From the records below, take each line where the string "available" shows up and copy it.
::::
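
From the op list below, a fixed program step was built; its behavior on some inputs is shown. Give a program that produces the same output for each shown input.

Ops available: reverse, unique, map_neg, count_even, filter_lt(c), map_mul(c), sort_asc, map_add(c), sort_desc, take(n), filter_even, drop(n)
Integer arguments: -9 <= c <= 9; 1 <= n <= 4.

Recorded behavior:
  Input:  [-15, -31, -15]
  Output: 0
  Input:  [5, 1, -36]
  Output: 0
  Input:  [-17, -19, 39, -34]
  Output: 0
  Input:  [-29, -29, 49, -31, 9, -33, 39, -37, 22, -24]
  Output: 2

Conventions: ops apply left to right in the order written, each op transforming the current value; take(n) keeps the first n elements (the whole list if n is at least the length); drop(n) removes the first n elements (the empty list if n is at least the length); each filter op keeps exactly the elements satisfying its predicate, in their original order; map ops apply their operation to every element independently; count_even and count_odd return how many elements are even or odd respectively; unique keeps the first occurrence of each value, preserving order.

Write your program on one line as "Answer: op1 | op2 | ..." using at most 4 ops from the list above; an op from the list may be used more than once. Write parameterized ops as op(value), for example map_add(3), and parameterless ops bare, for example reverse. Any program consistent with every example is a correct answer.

unique | drop(4) | filter_even | count_even

Check, running the answer program on each example:
  [-15, -31, -15] -> [-15, -31] -> [] -> [] -> 0
  [5, 1, -36] -> [5, 1, -36] -> [] -> [] -> 0
  [-17, -19, 39, -34] -> [-17, -19, 39, -34] -> [] -> [] -> 0
  [-29, -29, 49, -31, 9, -33, 39, -37, 22, -24] -> [-29, 49, -31, 9, -33, 39, -37, 22, -24] -> [-33, 39, -37, 22, -24] -> [22, -24] -> 2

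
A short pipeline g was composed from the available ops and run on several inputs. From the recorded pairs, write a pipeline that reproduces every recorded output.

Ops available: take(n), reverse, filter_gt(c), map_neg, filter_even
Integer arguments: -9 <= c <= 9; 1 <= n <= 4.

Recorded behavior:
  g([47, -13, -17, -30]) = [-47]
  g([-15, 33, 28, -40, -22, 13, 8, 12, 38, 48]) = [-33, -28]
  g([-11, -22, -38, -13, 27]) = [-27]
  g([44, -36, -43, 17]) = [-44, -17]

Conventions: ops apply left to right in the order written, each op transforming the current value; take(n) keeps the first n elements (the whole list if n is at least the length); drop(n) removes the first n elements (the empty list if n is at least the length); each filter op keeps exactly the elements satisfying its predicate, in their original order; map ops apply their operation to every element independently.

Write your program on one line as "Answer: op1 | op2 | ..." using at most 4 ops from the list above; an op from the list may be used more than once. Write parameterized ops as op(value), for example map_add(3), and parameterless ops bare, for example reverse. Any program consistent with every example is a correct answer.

filter_gt(7) | map_neg | take(2)

Check, running the answer program on each example:
  [47, -13, -17, -30] -> [47] -> [-47] -> [-47]
  [-15, 33, 28, -40, -22, 13, 8, 12, 38, 48] -> [33, 28, 13, 8, 12, 38, 48] -> [-33, -28, -13, -8, -12, -38, -48] -> [-33, -28]
  [-11, -22, -38, -13, 27] -> [27] -> [-27] -> [-27]
  [44, -36, -43, 17] -> [44, 17] -> [-44, -17] -> [-44, -17]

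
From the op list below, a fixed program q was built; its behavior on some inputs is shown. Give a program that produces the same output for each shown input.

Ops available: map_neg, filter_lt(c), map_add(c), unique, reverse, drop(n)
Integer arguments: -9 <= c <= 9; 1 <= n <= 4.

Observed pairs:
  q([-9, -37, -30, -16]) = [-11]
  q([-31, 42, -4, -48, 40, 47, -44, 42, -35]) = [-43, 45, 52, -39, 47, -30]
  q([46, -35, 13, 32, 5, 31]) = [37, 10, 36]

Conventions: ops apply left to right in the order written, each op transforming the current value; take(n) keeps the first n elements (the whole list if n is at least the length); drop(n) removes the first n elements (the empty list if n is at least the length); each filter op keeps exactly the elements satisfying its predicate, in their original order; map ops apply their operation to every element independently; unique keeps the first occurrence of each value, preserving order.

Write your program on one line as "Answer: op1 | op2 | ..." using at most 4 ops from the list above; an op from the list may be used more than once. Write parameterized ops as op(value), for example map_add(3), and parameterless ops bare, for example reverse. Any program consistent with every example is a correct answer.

map_neg | map_add(-5) | drop(3) | map_neg

Check, running the answer program on each example:
  [-9, -37, -30, -16] -> [9, 37, 30, 16] -> [4, 32, 25, 11] -> [11] -> [-11]
  [-31, 42, -4, -48, 40, 47, -44, 42, -35] -> [31, -42, 4, 48, -40, -47, 44, -42, 35] -> [26, -47, -1, 43, -45, -52, 39, -47, 30] -> [43, -45, -52, 39, -47, 30] -> [-43, 45, 52, -39, 47, -30]
  [46, -35, 13, 32, 5, 31] -> [-46, 35, -13, -32, -5, -31] -> [-51, 30, -18, -37, -10, -36] -> [-37, -10, -36] -> [37, 10, 36]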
::::
> _Solution for this problem_
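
Ops available: reverse, unique, map_neg, count_even, filter_lt(c), map_mul(c), sort_asc, map_add(c), sort_desc, take(n), filter_even, drop(n)
A short pipeline g was composed from the available ops and run on several inputs. From the recorded pairs, write a pipeline that reproduces every recorded output.
Ops available: take(n), reverse, filter_gt(c), map_neg, filter_even
Ops available: map_neg, filter_lt(c), map_add(c), unique, reverse, drop(n)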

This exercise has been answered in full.